### DATASET EXTRACT ###
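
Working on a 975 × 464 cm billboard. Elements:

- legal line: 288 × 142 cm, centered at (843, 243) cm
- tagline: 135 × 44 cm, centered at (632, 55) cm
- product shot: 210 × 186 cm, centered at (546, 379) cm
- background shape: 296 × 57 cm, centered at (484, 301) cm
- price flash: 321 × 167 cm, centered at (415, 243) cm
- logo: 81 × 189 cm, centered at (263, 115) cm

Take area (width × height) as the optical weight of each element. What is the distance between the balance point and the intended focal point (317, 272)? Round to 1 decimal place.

Areas → weights: legal line 288·142 = 40896, tagline 135·44 = 5940, product shot 210·186 = 39060, background shape 296·57 = 16872, price flash 321·167 = 53607, logo 81·189 = 15309; Σw = 171684.
x: (40896·843 + 5940·632 + 39060·546 + 16872·484 + 53607·415 + 15309·263) / 171684 = 93995388 / 171684 ≈ 547.49
y: (40896·243 + 5940·55 + 39060·379 + 16872·301 + 53607·243 + 15309·115) / 171684 = 44933676 / 171684 ≈ 261.72
From (317, 272): dx = 230.49, dy = -10.28, so the distance is √(dx²+dy²) ≈ 230.72.

≈ 230.7 cm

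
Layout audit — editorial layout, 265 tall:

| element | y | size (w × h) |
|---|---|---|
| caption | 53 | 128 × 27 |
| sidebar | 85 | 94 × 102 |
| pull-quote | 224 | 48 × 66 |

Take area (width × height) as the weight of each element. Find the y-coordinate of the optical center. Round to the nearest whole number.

Taking area as weight: caption 128·27 = 3456, sidebar 94·102 = 9588, pull-quote 48·66 = 3168. Sum 16212.
y-moment: 3456·53 + 9588·85 + 3168·224 = 1707780; centroid 1707780/16212 ≈ 105.34.

y ≈ 105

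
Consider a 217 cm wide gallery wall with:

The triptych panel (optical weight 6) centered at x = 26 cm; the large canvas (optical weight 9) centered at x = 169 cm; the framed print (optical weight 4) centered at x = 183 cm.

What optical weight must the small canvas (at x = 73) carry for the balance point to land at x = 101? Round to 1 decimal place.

w ≈ 17.5

Fixed elements: Σw = 6 + 9 + 4 = 19, Σw·x = 6·26 + 9·169 + 4·183 = 2409.
For the centroid to hit 101: (2409 + w·73) / (19 + w) = 101.
So w = (101·19 − 2409)/(73 − 101) = -490/-28 ≈ 17.50.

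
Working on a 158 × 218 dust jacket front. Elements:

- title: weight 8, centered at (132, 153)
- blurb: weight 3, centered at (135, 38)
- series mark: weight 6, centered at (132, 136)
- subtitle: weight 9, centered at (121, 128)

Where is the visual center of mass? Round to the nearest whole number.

Total weight = 8 + 3 + 6 + 9 = 26.
x: (8·132 + 3·135 + 6·132 + 9·121) / 26 = 3342 / 26 ≈ 128.54
y: (8·153 + 3·38 + 6·136 + 9·128) / 26 = 3306 / 26 ≈ 127.15

(129, 127)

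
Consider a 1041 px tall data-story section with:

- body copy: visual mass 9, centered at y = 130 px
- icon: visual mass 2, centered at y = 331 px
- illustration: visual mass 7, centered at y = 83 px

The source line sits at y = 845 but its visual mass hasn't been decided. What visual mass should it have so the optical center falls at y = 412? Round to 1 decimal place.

w ≈ 11.6

Fixed elements: Σw = 9 + 2 + 7 = 18, Σw·y = 9·130 + 2·331 + 7·83 = 2413.
Balance at y = 412 requires (2413 + w·845) / (18 + w) = 412.
Solving: w = (412·18 − 2413) / (845 − 412) = 5003 / 433 ≈ 11.55.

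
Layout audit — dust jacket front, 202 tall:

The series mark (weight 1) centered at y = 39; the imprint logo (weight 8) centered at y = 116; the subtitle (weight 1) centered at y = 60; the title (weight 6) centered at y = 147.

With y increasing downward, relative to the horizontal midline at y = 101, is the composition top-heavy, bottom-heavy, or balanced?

bottom-heavy

Σw = 1 + 8 + 1 + 6 = 16.
y: (1·39 + 8·116 + 1·60 + 6·147) / 16 = 1909 / 16 ≈ 119.31
119.3 lies below (larger y than) the midline 101, so the layout is bottom-heavy.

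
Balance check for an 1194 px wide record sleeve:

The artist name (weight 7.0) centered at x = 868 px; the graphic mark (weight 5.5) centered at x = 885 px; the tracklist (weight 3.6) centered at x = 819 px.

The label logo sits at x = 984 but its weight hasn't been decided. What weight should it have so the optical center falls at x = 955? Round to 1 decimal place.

w ≈ 51.2

Fixed elements: Σw = 7.0 + 5.5 + 3.6 = 16.1, Σw·x = 7.0·868 + 5.5·885 + 3.6·819 = 13891.9.
Balance at x = 955 requires (13891.9 + w·984) / (16.1 + w) = 955.
Solving: w = (955·16.1 − 13891.9) / (984 − 955) = 1483.6 / 29 ≈ 51.16.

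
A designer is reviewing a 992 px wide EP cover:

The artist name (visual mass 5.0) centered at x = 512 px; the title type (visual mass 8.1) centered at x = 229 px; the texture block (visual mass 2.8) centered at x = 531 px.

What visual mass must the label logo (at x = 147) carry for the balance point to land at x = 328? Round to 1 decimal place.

w ≈ 3.8

Existing Σw = 15.9 (5.0 + 8.1 + 2.8); existing moment 5.0·512 + 8.1·229 + 2.8·531 = 5901.7.
Balance at x = 328 requires (5901.7 + w·147) / (15.9 + w) = 328.
Rearranging, w·(147 − 328) = 328·15.9 − 5901.7 = -686.5, so w ≈ -686.5/-181 = 3.79.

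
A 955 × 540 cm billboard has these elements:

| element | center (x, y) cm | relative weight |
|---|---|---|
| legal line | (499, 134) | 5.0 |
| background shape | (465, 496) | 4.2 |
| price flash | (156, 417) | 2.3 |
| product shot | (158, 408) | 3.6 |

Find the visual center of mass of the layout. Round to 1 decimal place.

Σw = 5.0 + 4.2 + 2.3 + 3.6 = 15.1.
x-moment: 5.0·499 + 4.2·465 + 2.3·156 + 3.6·158 = 5375.6; centroid 5375.6/15.1 ≈ 356.00.
y-moment: 5.0·134 + 4.2·496 + 2.3·417 + 3.6·408 = 5181.1; centroid 5181.1/15.1 ≈ 343.12.

(356.0, 343.1)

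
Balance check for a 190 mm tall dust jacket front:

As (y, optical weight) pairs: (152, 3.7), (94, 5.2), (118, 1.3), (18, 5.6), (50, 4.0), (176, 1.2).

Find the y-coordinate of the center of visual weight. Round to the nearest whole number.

Weights sum to 3.7 + 5.2 + 1.3 + 5.6 + 4.0 + 1.2 = 21.0.
Σw·y = 1716.6; ȳ = 1716.6/21.0 ≈ 81.74.

y ≈ 82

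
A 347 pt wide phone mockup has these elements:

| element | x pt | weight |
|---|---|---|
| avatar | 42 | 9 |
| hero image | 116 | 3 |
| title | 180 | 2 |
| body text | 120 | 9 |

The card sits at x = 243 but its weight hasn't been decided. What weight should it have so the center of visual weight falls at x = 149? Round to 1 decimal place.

w ≈ 13.4

Existing Σw = 23 (9 + 3 + 2 + 9); existing moment 9·42 + 3·116 + 2·180 + 9·120 = 2166.
For the centroid to hit 149: (2166 + w·243) / (23 + w) = 149.
Rearranging, w·(243 − 149) = 149·23 − 2166 = 1261, so w ≈ 1261/94 = 13.41.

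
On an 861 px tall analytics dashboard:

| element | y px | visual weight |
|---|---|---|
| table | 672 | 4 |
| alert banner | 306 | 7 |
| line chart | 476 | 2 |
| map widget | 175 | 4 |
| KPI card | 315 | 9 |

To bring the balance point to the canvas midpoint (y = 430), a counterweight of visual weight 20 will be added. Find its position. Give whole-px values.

New total weight: (4 + 7 + 2 + 4 + 9) + 20 = 46.
Along y: (9317 + 20·y) / 46 = 430 (existing moment 4·672 + 7·306 + 2·476 + 4·175 + 9·315 = 9317) ⇒ y = (19780 − 9317) / 20 ≈ 523.15.

y ≈ 523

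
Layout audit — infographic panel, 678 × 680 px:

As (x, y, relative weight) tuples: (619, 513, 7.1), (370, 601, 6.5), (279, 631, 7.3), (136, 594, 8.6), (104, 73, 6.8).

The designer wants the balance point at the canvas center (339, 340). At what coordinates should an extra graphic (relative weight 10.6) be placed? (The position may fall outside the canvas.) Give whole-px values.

(489, -171)

With the extra graphic, Σw becomes 7.1 + 6.5 + 7.3 + 8.6 + 6.8 + 10.6 = 46.9.
x: need Σw·x = 46.9·339 = 15899.1. Existing = 7.1·619 + 6.5·370 + 7.3·279 + 8.6·136 + 6.8·104 = 10713.4. Remainder 5185.7 / 10.6 ≈ 489.22.
y: need Σw·y = 46.9·340 = 15946.0. Existing = 7.1·513 + 6.5·601 + 7.3·631 + 8.6·594 + 6.8·73 = 17759.9. Remainder -1813.9 / 10.6 ≈ -171.12.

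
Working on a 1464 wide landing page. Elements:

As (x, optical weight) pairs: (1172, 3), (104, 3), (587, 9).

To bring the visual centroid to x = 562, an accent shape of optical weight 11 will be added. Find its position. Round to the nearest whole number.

x ≈ 500

With the accent shape, Σw becomes 3 + 3 + 9 + 11 = 26.
x: need Σw·x = 26·562 = 14612. Existing = 3·1172 + 3·104 + 9·587 = 9111. Remainder 5501 / 11 ≈ 500.09.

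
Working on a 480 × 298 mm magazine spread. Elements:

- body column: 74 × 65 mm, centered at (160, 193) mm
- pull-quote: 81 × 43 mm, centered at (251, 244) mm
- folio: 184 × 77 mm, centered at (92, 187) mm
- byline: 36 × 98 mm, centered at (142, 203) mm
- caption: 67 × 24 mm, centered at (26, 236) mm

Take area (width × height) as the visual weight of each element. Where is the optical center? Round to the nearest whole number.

(126, 200)

Taking area as weight: body column 74·65 = 4810, pull-quote 81·43 = 3483, folio 184·77 = 14168, byline 36·98 = 3528, caption 67·24 = 1608. Sum 27597.
x: (4810·160 + 3483·251 + 14168·92 + 3528·142 + 1608·26) / 27597 = 3490073 / 27597 ≈ 126.47
y: (4810·193 + 3483·244 + 14168·187 + 3528·203 + 1608·236) / 27597 = 5523270 / 27597 ≈ 200.14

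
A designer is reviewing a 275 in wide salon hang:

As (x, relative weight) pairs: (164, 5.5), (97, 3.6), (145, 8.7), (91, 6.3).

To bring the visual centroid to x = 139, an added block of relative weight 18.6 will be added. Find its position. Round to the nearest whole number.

After adding the added block, total weight = 5.5 + 3.6 + 8.7 + 6.3 + 18.6 = 42.7.
x: target moment 42.7×139 = 5935.3; current 5.5·164 + 3.6·97 + 8.7·145 + 6.3·91 = 3086.0; the added block supplies 2849.3, so x = 2849.3/18.6 ≈ 153.19.

x ≈ 153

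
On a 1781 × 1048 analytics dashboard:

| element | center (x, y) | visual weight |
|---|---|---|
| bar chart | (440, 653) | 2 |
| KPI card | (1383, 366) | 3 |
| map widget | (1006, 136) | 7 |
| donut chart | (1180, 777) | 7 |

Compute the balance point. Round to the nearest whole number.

Total weight = 2 + 3 + 7 + 7 = 19.
Σw·x = 2·440 + 3·1383 + 7·1006 + 7·1180 = 20331, so x̄ = 20331/19 ≈ 1070.05.
Σw·y = 2·653 + 3·366 + 7·136 + 7·777 = 8795, so ȳ = 8795/19 ≈ 462.89.

(1070, 463)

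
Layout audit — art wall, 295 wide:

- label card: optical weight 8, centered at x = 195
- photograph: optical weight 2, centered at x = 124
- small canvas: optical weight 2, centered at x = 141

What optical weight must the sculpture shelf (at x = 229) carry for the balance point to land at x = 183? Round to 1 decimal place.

Known weights sum to 8 + 2 + 2 = 12; their moment is 8·195 + 2·124 + 2·141 = 2090.
Set Σw·x/Σw = 183: (2090 + 229w) = 183·(12 + w).
Solving: w = (183·12 − 2090) / (229 − 183) = 106 / 46 ≈ 2.30.

w ≈ 2.3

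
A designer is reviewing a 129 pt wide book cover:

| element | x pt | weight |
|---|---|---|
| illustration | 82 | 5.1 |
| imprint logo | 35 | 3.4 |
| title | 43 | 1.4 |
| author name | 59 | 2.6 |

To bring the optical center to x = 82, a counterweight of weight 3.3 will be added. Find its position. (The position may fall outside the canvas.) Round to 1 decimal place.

x ≈ 165.1

After adding the counterweight, total weight = 5.1 + 3.4 + 1.4 + 2.6 + 3.3 = 15.8.
x: need Σw·x = 15.8·82 = 1295.6. Existing = 5.1·82 + 3.4·35 + 1.4·43 + 2.6·59 = 750.8. Remainder 544.8 / 3.3 ≈ 165.09.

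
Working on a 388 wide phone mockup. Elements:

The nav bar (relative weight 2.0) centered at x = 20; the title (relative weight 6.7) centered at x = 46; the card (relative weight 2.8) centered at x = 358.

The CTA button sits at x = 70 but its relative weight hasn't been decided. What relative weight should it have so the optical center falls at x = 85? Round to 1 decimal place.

Existing Σw = 11.5 (2.0 + 6.7 + 2.8); existing moment 2.0·20 + 6.7·46 + 2.8·358 = 1350.6.
Balance at x = 85 requires (1350.6 + w·70) / (11.5 + w) = 85.
Solving: w = (85·11.5 − 1350.6) / (70 − 85) = -373.1 / -15 ≈ 24.87.

w ≈ 24.9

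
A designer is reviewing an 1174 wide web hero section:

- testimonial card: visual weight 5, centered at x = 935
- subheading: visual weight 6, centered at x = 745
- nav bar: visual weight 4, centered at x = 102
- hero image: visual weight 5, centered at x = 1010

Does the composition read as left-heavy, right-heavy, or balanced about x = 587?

Σw = 5 + 6 + 4 + 5 = 20.
Σw·x = 5·935 + 6·745 + 4·102 + 5·1010 = 14603, so x̄ = 14603/20 ≈ 730.15.
730.1 vs midline 587 → right-heavy.

right-heavy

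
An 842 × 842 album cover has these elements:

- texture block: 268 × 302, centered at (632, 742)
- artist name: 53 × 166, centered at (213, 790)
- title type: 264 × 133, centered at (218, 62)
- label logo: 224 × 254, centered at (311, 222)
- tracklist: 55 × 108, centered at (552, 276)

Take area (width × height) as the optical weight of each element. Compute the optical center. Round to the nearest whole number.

Areas → weights: texture block 268·302 = 80936, artist name 53·166 = 8798, title type 264·133 = 35112, label logo 224·254 = 56896, tracklist 55·108 = 5940; Σw = 187682.
x-moment: 80936·632 + 8798·213 + 35112·218 + 56896·311 + 5940·552 = 81653478; centroid 81653478/187682 ≈ 435.06.
y-moment: 80936·742 + 8798·790 + 35112·62 + 56896·222 + 5940·276 = 83452228; centroid 83452228/187682 ≈ 444.65.

(435, 445)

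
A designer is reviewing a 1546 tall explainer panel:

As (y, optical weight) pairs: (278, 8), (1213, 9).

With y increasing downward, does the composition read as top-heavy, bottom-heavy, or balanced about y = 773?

Σw = 8 + 9 = 17.
Σw·y = 8·278 + 9·1213 = 13141, so ȳ = 13141/17 ≈ 773.00.
That equals the midline 773 — balanced.

balanced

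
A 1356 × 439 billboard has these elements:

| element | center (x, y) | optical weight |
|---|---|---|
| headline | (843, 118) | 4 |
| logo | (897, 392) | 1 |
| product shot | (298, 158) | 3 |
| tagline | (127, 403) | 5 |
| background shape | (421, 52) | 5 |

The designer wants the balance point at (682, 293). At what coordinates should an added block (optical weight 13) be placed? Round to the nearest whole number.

(1018, 421)

New total weight: (4 + 1 + 3 + 5 + 5) + 13 = 31.
x: need Σw·x = 31·682 = 21142. Existing = 4·843 + 1·897 + 3·298 + 5·127 + 5·421 = 7903. Remainder 13239 / 13 ≈ 1018.38.
y: need Σw·y = 31·293 = 9083. Existing = 4·118 + 1·392 + 3·158 + 5·403 + 5·52 = 3613. Remainder 5470 / 13 ≈ 420.77.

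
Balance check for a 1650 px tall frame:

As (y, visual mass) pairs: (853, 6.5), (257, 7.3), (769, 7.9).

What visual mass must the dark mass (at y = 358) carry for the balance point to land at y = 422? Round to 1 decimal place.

w ≈ 67.8

Existing Σw = 21.7 (6.5 + 7.3 + 7.9); existing moment 6.5·853 + 7.3·257 + 7.9·769 = 13495.7.
For the centroid to hit 422: (13495.7 + w·358) / (21.7 + w) = 422.
Rearranging, w·(358 − 422) = 422·21.7 − 13495.7 = -4338.3, so w ≈ -4338.3/-64 = 67.79.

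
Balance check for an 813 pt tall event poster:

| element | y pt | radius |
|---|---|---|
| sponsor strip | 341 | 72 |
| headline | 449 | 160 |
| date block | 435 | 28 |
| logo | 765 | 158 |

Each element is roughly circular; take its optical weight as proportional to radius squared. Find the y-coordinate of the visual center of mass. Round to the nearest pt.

r² weights: sponsor strip 72² = 5184, headline 160² = 25600, date block 28² = 784, logo 158² = 24964. Total = 56532.
y: (5184·341 + 25600·449 + 784·435 + 24964·765) / 56532 = 32700644 / 56532 ≈ 578.44

y ≈ 578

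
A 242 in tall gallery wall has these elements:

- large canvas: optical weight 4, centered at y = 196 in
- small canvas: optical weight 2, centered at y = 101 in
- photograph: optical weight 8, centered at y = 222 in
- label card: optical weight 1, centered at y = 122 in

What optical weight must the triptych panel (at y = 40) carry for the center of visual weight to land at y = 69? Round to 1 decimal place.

Fixed elements: Σw = 4 + 2 + 8 + 1 = 15, Σw·y = 4·196 + 2·101 + 8·222 + 1·122 = 2884.
Balance at y = 69 requires (2884 + w·40) / (15 + w) = 69.
Rearranging, w·(40 − 69) = 69·15 − 2884 = -1849, so w ≈ -1849/-29 = 63.76.

w ≈ 63.8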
###
Send back an exact copy of only the lines from the line with "A 955 × 540" up to and including the line with "widget | 175 | 4 |" in the data above.

COMPLETED EXERCISE »
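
A 955 × 540 cm billboard has these elements:

| element | center (x, y) cm | relative weight |
|---|---|---|
| legal line | (499, 134) | 5.0 |
| background shape | (465, 496) | 4.2 |
| price flash | (156, 417) | 2.3 |
| product shot | (158, 408) | 3.6 |

Find the visual center of mass of the layout. Round to 1 decimal place.

Σw = 5.0 + 4.2 + 2.3 + 3.6 = 15.1.
x-moment: 5.0·499 + 4.2·465 + 2.3·156 + 3.6·158 = 5375.6; centroid 5375.6/15.1 ≈ 356.00.
y-moment: 5.0·134 + 4.2·496 + 2.3·417 + 3.6·408 = 5181.1; centroid 5181.1/15.1 ≈ 343.12.

(356.0, 343.1)

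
Balance check for a 190 mm tall dust jacket front:

As (y, optical weight) pairs: (152, 3.7), (94, 5.2), (118, 1.3), (18, 5.6), (50, 4.0), (176, 1.2).

Find the y-coordinate of the center of visual weight. Round to the nearest whole number.

Weights sum to 3.7 + 5.2 + 1.3 + 5.6 + 4.0 + 1.2 = 21.0.
Σw·y = 1716.6; ȳ = 1716.6/21.0 ≈ 81.74.

y ≈ 82

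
A 347 pt wide phone mockup has these elements:

| element | x pt | weight |
|---|---|---|
| avatar | 42 | 9 |
| hero image | 116 | 3 |
| title | 180 | 2 |
| body text | 120 | 9 |

The card sits at x = 243 but its weight hasn't been decided. What weight should it have so the center of visual weight falls at x = 149? Round to 1 decimal place.

w ≈ 13.4

Existing Σw = 23 (9 + 3 + 2 + 9); existing moment 9·42 + 3·116 + 2·180 + 9·120 = 2166.
For the centroid to hit 149: (2166 + w·243) / (23 + w) = 149.
Rearranging, w·(243 − 149) = 149·23 − 2166 = 1261, so w ≈ 1261/94 = 13.41.

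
On an 861 px tall analytics dashboard:

| element | y px | visual weight |
|---|---|---|
| table | 672 | 4 |
| alert banner | 306 | 7 |
| line chart | 476 | 2 |
| map widget | 175 | 4 |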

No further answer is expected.